Below are some records. Return exactly the lines from the one with "P3 = (14.01, 23.99)" to the one with "Each site owns", and nothing else.
The input Start Marker
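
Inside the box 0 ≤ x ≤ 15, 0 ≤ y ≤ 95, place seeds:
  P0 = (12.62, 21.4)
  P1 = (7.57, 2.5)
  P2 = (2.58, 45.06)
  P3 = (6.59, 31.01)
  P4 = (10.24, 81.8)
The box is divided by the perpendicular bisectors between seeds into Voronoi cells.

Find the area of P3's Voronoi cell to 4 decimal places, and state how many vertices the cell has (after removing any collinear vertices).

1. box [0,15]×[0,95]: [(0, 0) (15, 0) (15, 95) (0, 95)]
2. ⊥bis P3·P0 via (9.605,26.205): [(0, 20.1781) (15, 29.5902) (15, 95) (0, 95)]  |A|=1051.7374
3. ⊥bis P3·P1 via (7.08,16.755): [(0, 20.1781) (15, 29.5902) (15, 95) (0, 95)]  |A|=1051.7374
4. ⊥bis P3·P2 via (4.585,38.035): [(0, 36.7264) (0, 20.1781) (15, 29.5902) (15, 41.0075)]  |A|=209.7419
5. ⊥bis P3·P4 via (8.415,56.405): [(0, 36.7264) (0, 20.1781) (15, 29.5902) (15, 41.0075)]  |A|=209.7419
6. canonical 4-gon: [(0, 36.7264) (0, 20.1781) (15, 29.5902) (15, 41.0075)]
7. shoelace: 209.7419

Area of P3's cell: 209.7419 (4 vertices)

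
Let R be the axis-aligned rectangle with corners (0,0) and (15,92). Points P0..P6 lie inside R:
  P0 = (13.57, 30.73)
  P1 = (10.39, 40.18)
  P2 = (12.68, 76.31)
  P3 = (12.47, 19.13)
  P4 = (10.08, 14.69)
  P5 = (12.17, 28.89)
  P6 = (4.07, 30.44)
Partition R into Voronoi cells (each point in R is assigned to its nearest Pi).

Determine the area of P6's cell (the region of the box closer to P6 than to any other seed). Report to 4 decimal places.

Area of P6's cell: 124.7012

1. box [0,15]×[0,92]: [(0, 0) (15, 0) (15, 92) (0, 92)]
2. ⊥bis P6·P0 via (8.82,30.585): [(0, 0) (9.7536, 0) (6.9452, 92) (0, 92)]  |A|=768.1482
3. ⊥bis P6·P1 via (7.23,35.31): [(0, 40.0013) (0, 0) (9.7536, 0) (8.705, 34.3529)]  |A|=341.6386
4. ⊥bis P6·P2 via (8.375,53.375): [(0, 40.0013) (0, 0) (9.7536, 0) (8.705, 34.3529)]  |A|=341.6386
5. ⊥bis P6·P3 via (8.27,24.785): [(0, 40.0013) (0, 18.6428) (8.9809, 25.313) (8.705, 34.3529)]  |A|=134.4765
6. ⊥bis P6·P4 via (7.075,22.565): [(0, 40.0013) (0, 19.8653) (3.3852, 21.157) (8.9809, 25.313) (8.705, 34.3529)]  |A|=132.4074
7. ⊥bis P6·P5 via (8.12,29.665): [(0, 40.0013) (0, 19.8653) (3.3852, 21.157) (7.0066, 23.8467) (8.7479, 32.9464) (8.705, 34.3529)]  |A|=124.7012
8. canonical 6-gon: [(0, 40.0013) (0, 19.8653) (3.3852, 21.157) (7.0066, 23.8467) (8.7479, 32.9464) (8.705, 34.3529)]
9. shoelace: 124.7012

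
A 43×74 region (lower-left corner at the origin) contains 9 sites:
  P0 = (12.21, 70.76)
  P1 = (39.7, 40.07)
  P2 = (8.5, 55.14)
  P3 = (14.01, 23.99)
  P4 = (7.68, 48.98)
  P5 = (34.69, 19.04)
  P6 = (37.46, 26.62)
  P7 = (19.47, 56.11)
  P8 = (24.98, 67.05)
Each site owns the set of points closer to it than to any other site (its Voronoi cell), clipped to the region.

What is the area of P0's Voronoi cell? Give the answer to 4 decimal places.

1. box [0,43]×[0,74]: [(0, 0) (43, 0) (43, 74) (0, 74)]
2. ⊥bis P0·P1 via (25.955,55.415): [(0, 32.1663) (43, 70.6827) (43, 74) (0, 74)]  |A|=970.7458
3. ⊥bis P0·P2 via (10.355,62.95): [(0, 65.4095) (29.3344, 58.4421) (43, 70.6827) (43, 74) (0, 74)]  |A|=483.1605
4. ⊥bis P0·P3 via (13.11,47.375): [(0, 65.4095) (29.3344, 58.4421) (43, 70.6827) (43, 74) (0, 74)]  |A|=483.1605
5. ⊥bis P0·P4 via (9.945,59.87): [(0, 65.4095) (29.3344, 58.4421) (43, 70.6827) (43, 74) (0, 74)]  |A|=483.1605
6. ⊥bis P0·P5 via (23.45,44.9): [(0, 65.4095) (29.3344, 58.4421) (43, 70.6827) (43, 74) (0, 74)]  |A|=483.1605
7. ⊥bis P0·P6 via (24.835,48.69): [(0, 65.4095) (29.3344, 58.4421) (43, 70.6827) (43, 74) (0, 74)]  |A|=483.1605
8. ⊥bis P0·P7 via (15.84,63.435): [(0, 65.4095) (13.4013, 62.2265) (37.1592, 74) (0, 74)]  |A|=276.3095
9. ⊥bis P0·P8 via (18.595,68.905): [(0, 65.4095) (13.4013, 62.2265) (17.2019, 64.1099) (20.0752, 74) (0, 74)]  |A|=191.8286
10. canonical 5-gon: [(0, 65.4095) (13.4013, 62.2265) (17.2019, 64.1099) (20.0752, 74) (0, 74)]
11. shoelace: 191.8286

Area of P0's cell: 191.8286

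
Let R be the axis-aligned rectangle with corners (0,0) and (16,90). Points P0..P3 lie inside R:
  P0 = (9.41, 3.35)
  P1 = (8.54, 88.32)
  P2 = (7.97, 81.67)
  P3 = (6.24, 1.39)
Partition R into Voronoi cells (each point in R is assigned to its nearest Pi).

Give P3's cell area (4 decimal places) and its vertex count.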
The input End Marker
**Output of the exercise**
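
  P3 = (14.01, 23.99)
  P4 = (7.68, 48.98)
  P5 = (34.69, 19.04)
  P6 = (37.46, 26.62)
  P7 = (19.47, 56.11)
  P8 = (24.98, 67.05)
Each site owns the set of points closer to it than to any other site (its Voronoi cell), clipped to the region.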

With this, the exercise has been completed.